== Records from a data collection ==
------------------------------
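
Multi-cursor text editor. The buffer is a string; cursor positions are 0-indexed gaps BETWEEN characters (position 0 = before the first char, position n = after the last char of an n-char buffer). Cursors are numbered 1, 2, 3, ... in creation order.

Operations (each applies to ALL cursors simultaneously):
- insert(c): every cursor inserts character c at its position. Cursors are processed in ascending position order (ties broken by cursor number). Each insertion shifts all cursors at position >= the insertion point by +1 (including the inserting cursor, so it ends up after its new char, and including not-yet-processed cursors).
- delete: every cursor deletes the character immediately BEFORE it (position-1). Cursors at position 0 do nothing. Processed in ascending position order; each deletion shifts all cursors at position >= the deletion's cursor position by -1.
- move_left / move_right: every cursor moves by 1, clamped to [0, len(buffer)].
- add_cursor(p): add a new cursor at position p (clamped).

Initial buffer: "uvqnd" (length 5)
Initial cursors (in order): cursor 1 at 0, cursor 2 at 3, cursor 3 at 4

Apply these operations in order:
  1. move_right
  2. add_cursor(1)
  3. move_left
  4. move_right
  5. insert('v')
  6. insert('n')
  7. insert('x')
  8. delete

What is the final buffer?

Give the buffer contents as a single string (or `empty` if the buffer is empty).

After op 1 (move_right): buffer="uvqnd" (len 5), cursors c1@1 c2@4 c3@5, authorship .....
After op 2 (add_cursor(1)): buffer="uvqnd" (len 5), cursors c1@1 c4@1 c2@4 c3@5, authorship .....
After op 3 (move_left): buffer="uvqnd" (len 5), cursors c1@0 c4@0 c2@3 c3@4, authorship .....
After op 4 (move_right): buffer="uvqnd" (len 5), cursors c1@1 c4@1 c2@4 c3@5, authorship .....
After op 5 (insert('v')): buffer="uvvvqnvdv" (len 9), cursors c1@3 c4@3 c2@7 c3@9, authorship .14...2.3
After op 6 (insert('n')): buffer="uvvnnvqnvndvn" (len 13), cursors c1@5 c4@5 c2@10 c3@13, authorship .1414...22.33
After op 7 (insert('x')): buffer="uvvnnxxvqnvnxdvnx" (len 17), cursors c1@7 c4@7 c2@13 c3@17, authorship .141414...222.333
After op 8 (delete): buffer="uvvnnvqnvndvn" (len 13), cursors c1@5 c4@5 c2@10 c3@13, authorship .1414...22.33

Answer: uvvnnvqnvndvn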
------------------------------
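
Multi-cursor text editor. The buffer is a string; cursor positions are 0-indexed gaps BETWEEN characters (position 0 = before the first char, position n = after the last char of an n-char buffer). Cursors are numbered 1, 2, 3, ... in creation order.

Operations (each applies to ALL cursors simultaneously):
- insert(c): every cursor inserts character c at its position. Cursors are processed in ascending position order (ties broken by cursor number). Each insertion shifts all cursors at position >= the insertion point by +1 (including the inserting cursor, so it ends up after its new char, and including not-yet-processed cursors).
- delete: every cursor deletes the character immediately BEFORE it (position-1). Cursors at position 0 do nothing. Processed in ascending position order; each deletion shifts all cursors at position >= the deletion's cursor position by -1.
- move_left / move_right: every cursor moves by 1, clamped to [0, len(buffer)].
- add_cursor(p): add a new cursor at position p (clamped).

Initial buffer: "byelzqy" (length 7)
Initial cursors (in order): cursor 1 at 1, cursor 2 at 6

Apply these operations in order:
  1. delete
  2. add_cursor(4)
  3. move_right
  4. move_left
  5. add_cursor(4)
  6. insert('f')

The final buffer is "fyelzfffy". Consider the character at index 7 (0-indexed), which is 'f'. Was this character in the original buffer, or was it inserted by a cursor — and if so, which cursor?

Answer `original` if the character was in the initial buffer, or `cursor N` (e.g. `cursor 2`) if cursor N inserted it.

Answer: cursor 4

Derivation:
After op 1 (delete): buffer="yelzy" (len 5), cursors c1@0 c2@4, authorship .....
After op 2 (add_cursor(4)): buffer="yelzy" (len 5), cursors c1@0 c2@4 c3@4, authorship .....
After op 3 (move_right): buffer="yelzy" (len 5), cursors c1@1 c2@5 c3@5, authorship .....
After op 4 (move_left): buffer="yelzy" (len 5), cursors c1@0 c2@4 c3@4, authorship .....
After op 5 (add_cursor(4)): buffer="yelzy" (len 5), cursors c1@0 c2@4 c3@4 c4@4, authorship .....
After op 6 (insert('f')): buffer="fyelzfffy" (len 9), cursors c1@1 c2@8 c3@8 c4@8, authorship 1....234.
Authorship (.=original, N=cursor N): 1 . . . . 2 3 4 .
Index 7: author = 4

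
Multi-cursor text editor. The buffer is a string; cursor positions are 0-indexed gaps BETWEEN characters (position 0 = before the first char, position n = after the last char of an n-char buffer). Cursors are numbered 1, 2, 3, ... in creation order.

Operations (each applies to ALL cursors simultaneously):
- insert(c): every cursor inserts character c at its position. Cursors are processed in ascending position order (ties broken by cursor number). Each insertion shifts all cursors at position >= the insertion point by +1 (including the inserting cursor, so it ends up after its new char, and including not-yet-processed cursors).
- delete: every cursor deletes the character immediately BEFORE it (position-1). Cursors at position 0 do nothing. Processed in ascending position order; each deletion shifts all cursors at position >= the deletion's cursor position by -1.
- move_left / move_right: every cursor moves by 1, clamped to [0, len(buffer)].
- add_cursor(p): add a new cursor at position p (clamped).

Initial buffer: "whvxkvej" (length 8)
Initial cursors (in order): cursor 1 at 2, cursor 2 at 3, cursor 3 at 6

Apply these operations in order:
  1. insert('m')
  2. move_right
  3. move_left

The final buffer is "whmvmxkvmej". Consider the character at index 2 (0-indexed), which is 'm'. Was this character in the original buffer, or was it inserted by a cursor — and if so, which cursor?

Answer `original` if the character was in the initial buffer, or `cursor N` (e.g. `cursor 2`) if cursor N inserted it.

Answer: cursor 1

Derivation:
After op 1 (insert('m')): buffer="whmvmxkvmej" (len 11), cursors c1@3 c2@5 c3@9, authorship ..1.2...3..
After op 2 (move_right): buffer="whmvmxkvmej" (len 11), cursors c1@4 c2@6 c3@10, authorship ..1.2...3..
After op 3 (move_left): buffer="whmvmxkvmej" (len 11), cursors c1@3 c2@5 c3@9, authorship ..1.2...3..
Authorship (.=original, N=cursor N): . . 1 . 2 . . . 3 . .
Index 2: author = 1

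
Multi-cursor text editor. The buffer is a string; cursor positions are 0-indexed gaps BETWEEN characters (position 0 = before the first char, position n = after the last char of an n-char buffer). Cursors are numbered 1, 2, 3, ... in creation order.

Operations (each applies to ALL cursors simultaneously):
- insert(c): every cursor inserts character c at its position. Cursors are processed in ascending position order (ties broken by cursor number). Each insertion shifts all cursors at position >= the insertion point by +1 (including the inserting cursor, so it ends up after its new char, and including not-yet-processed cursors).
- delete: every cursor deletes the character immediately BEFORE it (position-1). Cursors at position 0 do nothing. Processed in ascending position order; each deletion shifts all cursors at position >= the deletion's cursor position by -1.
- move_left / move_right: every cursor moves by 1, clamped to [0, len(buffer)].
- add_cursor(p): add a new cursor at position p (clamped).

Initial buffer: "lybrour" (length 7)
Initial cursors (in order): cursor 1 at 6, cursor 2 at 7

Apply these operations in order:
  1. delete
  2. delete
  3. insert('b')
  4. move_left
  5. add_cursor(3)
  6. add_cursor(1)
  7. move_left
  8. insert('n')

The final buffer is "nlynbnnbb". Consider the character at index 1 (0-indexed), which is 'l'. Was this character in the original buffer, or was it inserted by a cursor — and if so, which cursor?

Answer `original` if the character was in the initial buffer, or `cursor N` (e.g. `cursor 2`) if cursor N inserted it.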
------------------------------
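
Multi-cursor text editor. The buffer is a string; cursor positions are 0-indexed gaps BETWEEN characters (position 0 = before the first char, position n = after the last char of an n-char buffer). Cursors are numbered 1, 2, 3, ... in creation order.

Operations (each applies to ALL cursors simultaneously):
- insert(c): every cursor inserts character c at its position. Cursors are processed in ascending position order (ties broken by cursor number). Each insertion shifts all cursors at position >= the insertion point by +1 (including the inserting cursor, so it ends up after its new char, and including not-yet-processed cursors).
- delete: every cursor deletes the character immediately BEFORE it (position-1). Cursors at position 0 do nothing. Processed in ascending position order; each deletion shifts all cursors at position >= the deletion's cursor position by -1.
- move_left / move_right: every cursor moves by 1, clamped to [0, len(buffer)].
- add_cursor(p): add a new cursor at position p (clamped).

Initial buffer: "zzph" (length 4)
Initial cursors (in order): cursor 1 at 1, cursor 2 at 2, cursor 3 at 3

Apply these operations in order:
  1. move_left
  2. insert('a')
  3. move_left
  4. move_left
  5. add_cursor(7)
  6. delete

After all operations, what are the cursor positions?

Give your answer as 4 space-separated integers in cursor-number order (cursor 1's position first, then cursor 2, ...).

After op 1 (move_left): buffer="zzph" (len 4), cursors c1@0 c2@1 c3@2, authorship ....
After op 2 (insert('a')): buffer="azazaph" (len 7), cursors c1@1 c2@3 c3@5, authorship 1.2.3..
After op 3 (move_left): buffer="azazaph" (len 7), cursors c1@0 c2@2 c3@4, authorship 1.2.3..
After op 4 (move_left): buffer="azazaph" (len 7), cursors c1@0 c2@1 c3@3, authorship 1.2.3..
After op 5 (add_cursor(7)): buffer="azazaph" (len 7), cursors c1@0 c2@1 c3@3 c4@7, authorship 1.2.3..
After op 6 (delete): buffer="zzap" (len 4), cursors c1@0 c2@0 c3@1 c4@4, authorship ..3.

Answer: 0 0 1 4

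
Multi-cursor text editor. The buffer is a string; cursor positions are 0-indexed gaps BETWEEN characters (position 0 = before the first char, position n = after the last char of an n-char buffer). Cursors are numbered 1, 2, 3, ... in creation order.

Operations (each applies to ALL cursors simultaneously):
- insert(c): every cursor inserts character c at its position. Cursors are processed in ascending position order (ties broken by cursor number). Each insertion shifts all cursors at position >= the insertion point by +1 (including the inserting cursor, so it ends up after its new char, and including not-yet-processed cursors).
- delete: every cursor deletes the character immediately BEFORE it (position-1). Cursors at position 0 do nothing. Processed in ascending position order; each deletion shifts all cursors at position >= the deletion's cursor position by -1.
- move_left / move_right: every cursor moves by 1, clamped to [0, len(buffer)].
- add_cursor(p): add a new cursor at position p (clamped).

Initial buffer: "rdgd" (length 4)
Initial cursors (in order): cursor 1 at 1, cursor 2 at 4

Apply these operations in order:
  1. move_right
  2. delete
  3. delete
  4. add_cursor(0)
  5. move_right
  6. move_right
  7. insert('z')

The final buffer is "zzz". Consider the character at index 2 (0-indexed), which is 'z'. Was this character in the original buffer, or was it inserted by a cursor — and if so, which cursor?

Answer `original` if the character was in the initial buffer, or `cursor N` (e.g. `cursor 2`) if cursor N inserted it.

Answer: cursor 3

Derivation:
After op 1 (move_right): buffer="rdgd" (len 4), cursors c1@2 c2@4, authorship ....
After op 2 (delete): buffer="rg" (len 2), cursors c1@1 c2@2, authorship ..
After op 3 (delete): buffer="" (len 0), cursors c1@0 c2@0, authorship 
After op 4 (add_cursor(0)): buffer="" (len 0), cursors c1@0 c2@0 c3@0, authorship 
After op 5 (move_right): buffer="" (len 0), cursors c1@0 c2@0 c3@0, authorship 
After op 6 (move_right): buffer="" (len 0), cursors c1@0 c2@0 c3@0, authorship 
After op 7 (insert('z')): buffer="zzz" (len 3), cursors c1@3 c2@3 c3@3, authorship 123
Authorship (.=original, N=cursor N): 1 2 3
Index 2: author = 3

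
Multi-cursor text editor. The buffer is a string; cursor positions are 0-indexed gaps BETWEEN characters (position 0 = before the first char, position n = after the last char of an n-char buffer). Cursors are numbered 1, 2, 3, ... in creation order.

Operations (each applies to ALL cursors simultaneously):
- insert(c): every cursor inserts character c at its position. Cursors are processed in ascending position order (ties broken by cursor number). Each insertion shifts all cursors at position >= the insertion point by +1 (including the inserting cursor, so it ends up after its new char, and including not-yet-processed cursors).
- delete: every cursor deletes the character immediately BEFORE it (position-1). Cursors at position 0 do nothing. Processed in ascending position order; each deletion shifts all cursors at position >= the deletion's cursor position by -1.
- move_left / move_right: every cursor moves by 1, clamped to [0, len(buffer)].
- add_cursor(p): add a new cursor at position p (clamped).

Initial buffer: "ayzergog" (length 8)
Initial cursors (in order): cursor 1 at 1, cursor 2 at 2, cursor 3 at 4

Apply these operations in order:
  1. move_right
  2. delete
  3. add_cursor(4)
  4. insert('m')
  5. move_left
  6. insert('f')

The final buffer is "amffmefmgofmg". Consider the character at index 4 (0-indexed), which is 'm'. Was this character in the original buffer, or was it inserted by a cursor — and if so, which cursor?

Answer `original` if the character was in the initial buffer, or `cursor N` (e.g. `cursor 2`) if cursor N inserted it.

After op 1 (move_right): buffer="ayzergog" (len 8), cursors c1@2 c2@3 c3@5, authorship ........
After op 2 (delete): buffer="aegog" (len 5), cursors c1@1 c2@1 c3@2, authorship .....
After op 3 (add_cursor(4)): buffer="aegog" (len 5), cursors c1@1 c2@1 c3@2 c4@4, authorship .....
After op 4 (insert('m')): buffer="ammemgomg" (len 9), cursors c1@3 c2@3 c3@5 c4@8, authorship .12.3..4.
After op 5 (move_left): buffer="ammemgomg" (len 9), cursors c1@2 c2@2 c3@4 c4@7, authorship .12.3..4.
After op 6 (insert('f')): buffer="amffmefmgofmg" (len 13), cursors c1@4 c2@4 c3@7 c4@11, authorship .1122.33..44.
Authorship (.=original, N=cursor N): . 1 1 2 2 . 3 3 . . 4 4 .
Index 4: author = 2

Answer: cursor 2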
------------------------------
== Work task ==
Return each line of the records above in which the word "length" occurs.

== Solved problem ==
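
Initial buffer: "uvqnd" (length 5)
Initial buffer: "byelzqy" (length 7)
Initial buffer: "whvxkvej" (length 8)
Initial buffer: "lybrour" (length 7)
Initial buffer: "zzph" (length 4)
Initial buffer: "rdgd" (length 4)
Initial buffer: "ayzergog" (length 8)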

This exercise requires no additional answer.